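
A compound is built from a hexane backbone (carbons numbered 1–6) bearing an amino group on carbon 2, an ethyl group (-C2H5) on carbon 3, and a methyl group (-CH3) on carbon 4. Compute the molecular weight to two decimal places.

143.27 g/mol

Atom tally by fragment:
  CH3 → C:1 H:3
  CH(NH2) → C:1 H:3 N:1
  CH(C2H5) → C:3 H:6
  CH(CH3) → C:2 H:4
  CH2 → C:1 H:2
  CH3 → C:1 H:3
Element totals:
  C: 9
  H: 21
  N: 1
Molecular formula: C9H21N.
  M = 9(12.011) + 21(1.008) + 14.007
    = 108.099 + 21.168 + 14.007 = 143.274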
········
Write the data out once more. Keep every word the same.

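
A compound is built from a hexane backbone (carbons numbered 1–6) bearing an amino group on carbon 2, an ethyl group (-C2H5) on carbon 3, and a methyl group (-CH3) on carbon 4. Compute the molecular weight to two decimal places.

143.27 g/mol

Atom tally by fragment:
  CH3 → C:1 H:3
  CH(NH2) → C:1 H:3 N:1
  CH(C2H5) → C:3 H:6
  CH(CH3) → C:2 H:4
  CH2 → C:1 H:2
  CH3 → C:1 H:3
Element totals:
  C: 9
  H: 21
  N: 1
Molecular formula: C9H21N.
  M = 9(12.011) + 21(1.008) + 14.007
    = 108.099 + 21.168 + 14.007 = 143.274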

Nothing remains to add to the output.